◆ **ABOUT THIS EXERCISE**
Set out exactly, line by line, the stretch of data below that begins at the line containing "3. write(P0, v=2, val=144)" and ends at the line containing "6. write(P0, v=0, val=187)", with both ends kept.

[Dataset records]
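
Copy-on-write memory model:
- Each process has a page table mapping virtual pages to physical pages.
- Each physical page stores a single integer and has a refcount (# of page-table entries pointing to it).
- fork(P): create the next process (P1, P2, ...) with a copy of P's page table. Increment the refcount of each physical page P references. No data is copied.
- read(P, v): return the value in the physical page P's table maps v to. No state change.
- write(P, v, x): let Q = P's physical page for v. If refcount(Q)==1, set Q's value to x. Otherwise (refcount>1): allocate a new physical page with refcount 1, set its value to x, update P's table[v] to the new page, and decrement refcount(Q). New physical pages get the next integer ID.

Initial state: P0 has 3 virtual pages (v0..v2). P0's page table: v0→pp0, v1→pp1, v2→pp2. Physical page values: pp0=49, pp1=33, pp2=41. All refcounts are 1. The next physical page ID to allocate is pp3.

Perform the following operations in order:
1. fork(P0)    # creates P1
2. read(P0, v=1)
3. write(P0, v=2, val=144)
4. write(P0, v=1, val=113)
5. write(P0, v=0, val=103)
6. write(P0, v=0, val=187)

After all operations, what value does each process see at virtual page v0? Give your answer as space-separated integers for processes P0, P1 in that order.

Op 1: fork(P0) -> P1. 3 ppages; refcounts: pp0:2 pp1:2 pp2:2
Op 2: read(P0, v1) -> 33. No state change.
Op 3: write(P0, v2, 144). refcount(pp2)=2>1 -> COPY to pp3. 4 ppages; refcounts: pp0:2 pp1:2 pp2:1 pp3:1
Op 4: write(P0, v1, 113). refcount(pp1)=2>1 -> COPY to pp4. 5 ppages; refcounts: pp0:2 pp1:1 pp2:1 pp3:1 pp4:1
Op 5: write(P0, v0, 103). refcount(pp0)=2>1 -> COPY to pp5. 6 ppages; refcounts: pp0:1 pp1:1 pp2:1 pp3:1 pp4:1 pp5:1
Op 6: write(P0, v0, 187). refcount(pp5)=1 -> write in place. 6 ppages; refcounts: pp0:1 pp1:1 pp2:1 pp3:1 pp4:1 pp5:1
P0: v0 -> pp5 = 187
P1: v0 -> pp0 = 49

Answer: 187 49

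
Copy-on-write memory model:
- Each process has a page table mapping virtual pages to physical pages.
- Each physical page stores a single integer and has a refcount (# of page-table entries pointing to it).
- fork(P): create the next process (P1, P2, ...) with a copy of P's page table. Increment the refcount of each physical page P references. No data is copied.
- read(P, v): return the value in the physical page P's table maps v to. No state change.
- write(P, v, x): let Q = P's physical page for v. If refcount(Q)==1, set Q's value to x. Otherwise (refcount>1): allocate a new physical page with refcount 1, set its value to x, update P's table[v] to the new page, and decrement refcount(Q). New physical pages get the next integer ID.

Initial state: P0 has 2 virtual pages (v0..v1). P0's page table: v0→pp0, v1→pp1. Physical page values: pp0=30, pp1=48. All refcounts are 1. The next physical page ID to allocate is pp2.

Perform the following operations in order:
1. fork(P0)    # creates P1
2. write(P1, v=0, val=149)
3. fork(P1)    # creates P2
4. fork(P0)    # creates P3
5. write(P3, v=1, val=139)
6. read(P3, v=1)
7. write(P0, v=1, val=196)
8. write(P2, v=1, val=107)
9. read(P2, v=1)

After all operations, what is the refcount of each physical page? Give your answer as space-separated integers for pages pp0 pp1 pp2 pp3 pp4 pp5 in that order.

Op 1: fork(P0) -> P1. 2 ppages; refcounts: pp0:2 pp1:2
Op 2: write(P1, v0, 149). refcount(pp0)=2>1 -> COPY to pp2. 3 ppages; refcounts: pp0:1 pp1:2 pp2:1
Op 3: fork(P1) -> P2. 3 ppages; refcounts: pp0:1 pp1:3 pp2:2
Op 4: fork(P0) -> P3. 3 ppages; refcounts: pp0:2 pp1:4 pp2:2
Op 5: write(P3, v1, 139). refcount(pp1)=4>1 -> COPY to pp3. 4 ppages; refcounts: pp0:2 pp1:3 pp2:2 pp3:1
Op 6: read(P3, v1) -> 139. No state change.
Op 7: write(P0, v1, 196). refcount(pp1)=3>1 -> COPY to pp4. 5 ppages; refcounts: pp0:2 pp1:2 pp2:2 pp3:1 pp4:1
Op 8: write(P2, v1, 107). refcount(pp1)=2>1 -> COPY to pp5. 6 ppages; refcounts: pp0:2 pp1:1 pp2:2 pp3:1 pp4:1 pp5:1
Op 9: read(P2, v1) -> 107. No state change.

Answer: 2 1 2 1 1 1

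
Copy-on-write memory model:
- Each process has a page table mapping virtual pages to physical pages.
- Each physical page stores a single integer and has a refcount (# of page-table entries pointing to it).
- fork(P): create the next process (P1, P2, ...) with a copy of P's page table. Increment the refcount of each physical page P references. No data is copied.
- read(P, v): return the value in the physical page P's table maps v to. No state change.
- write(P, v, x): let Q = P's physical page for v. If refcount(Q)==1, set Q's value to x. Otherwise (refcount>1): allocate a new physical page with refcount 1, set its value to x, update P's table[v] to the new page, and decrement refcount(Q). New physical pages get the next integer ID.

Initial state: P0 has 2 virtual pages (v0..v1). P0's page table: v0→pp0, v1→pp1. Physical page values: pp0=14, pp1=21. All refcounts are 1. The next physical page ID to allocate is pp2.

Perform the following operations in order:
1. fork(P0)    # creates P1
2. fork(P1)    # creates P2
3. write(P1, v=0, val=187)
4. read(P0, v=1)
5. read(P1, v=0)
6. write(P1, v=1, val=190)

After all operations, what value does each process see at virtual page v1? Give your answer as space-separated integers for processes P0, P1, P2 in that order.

Op 1: fork(P0) -> P1. 2 ppages; refcounts: pp0:2 pp1:2
Op 2: fork(P1) -> P2. 2 ppages; refcounts: pp0:3 pp1:3
Op 3: write(P1, v0, 187). refcount(pp0)=3>1 -> COPY to pp2. 3 ppages; refcounts: pp0:2 pp1:3 pp2:1
Op 4: read(P0, v1) -> 21. No state change.
Op 5: read(P1, v0) -> 187. No state change.
Op 6: write(P1, v1, 190). refcount(pp1)=3>1 -> COPY to pp3. 4 ppages; refcounts: pp0:2 pp1:2 pp2:1 pp3:1
P0: v1 -> pp1 = 21
P1: v1 -> pp3 = 190
P2: v1 -> pp1 = 21

Answer: 21 190 21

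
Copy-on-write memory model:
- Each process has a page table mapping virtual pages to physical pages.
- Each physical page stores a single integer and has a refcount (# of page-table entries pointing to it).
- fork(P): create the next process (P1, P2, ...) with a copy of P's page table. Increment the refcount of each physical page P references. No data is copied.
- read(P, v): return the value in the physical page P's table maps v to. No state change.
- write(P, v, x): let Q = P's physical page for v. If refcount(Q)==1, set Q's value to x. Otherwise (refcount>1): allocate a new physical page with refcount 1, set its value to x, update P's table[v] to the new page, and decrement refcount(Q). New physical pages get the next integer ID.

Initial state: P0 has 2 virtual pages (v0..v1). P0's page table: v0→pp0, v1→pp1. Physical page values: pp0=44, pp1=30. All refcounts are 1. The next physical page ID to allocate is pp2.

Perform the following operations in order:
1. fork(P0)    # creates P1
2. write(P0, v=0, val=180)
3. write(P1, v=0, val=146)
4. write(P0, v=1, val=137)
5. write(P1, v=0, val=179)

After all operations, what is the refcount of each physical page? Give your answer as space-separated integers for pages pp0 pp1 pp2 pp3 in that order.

Op 1: fork(P0) -> P1. 2 ppages; refcounts: pp0:2 pp1:2
Op 2: write(P0, v0, 180). refcount(pp0)=2>1 -> COPY to pp2. 3 ppages; refcounts: pp0:1 pp1:2 pp2:1
Op 3: write(P1, v0, 146). refcount(pp0)=1 -> write in place. 3 ppages; refcounts: pp0:1 pp1:2 pp2:1
Op 4: write(P0, v1, 137). refcount(pp1)=2>1 -> COPY to pp3. 4 ppages; refcounts: pp0:1 pp1:1 pp2:1 pp3:1
Op 5: write(P1, v0, 179). refcount(pp0)=1 -> write in place. 4 ppages; refcounts: pp0:1 pp1:1 pp2:1 pp3:1

Answer: 1 1 1 1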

◆ **SOLUTION FOR THIS EXERCISE**
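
3. write(P0, v=2, val=144)
4. write(P0, v=1, val=113)
5. write(P0, v=0, val=103)
6. write(P0, v=0, val=187)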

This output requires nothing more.